*TASK GOAL*
Transcribe exactly the lines from the one containing "A solid circular bronze" through the last line of the listing below, inclusive, and nothing beyond them.

*INPUT DATA*

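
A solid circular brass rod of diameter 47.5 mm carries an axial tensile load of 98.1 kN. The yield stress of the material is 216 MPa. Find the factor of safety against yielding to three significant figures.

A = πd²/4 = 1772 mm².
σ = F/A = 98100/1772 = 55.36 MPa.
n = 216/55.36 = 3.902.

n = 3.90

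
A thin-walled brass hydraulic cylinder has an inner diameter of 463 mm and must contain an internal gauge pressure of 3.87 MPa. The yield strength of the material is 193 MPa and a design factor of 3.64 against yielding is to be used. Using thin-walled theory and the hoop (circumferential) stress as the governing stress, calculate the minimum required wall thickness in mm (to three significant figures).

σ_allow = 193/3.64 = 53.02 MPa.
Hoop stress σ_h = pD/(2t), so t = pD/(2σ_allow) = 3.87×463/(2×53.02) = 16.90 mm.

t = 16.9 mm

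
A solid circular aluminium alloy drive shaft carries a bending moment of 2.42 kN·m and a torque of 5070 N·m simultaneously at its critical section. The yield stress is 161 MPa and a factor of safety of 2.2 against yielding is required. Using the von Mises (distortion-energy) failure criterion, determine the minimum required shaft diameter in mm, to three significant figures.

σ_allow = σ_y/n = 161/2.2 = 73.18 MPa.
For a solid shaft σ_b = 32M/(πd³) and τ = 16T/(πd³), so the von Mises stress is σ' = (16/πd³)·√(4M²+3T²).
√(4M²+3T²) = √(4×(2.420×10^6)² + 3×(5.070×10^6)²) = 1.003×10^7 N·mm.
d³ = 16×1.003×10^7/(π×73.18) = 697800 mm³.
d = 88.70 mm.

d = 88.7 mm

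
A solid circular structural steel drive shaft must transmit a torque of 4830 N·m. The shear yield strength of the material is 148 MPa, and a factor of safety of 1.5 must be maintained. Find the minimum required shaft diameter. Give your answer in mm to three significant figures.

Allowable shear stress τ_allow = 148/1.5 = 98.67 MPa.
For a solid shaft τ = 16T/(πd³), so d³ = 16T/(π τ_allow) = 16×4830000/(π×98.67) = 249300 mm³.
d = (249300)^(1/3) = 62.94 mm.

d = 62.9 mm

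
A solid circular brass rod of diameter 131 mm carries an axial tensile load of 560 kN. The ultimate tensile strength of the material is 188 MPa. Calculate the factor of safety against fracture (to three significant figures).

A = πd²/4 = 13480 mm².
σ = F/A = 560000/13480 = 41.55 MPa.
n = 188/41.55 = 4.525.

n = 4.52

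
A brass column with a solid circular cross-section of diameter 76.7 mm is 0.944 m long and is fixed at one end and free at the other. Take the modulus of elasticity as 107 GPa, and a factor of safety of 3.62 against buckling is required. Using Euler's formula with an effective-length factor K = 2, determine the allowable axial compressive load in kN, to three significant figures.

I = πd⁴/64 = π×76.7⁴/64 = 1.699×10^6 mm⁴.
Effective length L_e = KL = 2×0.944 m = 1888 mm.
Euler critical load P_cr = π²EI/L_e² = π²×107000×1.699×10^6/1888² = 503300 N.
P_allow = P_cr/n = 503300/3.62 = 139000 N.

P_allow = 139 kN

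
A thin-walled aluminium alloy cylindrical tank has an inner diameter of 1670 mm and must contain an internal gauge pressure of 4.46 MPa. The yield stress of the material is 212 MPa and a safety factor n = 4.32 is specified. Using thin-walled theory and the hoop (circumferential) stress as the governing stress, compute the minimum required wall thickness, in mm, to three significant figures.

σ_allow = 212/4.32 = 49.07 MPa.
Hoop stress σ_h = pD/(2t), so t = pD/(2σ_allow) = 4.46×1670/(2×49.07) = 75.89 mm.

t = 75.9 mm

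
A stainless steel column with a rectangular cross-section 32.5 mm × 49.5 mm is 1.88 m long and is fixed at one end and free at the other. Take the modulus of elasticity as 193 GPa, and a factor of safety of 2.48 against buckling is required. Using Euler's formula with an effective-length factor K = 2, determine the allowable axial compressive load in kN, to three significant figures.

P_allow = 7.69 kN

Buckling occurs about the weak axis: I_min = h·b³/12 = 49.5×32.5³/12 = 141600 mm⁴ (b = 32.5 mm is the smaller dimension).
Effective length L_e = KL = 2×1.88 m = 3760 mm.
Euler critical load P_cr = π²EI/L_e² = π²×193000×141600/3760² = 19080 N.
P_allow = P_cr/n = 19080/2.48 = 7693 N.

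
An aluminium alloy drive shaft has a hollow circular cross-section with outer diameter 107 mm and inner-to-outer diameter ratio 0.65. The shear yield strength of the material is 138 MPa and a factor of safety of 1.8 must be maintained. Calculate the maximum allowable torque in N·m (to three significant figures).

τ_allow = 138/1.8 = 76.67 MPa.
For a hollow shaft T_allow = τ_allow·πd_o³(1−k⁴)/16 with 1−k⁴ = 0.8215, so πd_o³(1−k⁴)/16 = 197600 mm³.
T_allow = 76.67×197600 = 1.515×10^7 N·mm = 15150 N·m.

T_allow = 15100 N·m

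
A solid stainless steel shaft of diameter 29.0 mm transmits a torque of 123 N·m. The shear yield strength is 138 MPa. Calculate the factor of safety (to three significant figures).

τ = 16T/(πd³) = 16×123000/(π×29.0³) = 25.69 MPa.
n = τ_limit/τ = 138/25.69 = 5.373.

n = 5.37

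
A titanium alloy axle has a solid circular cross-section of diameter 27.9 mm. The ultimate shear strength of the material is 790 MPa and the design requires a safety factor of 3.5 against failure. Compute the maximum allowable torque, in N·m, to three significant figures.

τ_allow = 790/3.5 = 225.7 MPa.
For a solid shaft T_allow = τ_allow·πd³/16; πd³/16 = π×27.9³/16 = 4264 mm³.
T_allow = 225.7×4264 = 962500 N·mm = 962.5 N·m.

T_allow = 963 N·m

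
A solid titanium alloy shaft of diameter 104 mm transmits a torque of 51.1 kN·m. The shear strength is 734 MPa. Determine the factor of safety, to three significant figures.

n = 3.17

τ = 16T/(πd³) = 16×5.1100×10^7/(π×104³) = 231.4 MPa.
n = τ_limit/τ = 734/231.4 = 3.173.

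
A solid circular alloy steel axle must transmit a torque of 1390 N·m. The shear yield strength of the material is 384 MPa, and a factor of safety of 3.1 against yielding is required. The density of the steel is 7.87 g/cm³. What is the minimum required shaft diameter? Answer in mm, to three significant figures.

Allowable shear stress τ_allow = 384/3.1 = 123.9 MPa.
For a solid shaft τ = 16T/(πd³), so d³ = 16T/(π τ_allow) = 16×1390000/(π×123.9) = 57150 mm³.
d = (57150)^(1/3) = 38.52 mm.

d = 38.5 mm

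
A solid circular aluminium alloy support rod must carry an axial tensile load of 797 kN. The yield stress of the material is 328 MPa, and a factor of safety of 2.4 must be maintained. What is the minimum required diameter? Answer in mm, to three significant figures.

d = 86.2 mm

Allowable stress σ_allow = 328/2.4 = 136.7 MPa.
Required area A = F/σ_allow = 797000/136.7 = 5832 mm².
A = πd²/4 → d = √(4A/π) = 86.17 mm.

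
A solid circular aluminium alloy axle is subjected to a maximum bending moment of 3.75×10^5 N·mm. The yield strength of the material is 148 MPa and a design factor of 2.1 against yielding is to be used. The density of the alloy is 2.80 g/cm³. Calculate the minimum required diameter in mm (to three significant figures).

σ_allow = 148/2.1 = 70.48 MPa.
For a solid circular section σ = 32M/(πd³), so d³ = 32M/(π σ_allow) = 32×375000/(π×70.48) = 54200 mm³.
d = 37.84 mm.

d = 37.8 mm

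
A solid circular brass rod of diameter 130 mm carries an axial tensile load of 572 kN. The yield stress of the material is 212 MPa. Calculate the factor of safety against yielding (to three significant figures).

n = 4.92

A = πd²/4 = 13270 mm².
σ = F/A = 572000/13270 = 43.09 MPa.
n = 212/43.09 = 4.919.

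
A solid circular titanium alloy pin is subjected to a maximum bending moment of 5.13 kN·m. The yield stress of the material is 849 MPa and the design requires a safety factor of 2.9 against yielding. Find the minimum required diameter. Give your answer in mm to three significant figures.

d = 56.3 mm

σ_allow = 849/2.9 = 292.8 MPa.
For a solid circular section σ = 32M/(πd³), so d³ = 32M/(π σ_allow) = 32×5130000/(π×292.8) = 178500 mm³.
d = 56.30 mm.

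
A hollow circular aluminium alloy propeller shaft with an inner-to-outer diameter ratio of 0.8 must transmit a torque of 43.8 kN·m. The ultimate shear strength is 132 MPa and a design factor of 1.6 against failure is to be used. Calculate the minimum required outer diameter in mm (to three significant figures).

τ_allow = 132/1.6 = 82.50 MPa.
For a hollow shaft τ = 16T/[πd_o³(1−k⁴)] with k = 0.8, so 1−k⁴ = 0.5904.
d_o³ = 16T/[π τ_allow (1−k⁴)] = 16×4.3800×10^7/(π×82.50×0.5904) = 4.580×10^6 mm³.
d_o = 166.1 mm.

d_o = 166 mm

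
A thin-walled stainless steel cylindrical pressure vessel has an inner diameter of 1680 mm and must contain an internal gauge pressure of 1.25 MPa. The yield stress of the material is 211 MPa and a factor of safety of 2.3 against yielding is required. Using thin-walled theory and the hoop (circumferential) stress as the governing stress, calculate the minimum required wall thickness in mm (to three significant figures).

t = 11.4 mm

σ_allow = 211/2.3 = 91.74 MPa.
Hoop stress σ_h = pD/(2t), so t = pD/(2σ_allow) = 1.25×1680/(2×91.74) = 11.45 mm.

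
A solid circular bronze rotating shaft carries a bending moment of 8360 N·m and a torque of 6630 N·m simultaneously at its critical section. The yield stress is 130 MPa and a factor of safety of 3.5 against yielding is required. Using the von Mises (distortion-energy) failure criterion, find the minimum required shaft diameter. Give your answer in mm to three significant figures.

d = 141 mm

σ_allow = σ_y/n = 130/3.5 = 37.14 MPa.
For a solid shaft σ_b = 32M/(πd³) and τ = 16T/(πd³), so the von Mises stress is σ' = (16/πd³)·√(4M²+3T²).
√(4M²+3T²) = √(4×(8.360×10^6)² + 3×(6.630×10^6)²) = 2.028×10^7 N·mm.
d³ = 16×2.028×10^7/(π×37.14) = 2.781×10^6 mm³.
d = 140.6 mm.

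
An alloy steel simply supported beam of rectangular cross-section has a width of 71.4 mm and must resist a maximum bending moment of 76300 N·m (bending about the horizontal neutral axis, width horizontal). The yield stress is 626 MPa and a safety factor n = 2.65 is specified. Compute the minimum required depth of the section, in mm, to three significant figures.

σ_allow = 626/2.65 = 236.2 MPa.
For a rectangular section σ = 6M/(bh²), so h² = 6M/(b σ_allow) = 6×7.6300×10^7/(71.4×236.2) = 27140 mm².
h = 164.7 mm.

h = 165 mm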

*RESULT OF THE EXERCISE*
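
A solid circular bronze rotating shaft carries a bending moment of 8360 N·m and a torque of 6630 N·m simultaneously at its critical section. The yield stress is 130 MPa and a factor of safety of 3.5 against yielding is required. Using the von Mises (distortion-energy) failure criterion, find the minimum required shaft diameter. Give your answer in mm to three significant figures.

d = 141 mm

σ_allow = σ_y/n = 130/3.5 = 37.14 MPa.
For a solid shaft σ_b = 32M/(πd³) and τ = 16T/(πd³), so the von Mises stress is σ' = (16/πd³)·√(4M²+3T²).
√(4M²+3T²) = √(4×(8.360×10^6)² + 3×(6.630×10^6)²) = 2.028×10^7 N·mm.
d³ = 16×2.028×10^7/(π×37.14) = 2.781×10^6 mm³.
d = 140.6 mm.

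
An alloy steel simply supported beam of rectangular cross-section has a width of 71.4 mm and must resist a maximum bending moment of 76300 N·m (bending about the horizontal neutral axis, width horizontal). The yield stress is 626 MPa and a safety factor n = 2.65 is specified. Compute the minimum required depth of the section, in mm, to three significant figures.

σ_allow = 626/2.65 = 236.2 MPa.
For a rectangular section σ = 6M/(bh²), so h² = 6M/(b σ_allow) = 6×7.6300×10^7/(71.4×236.2) = 27140 mm².
h = 164.7 mm.

h = 165 mm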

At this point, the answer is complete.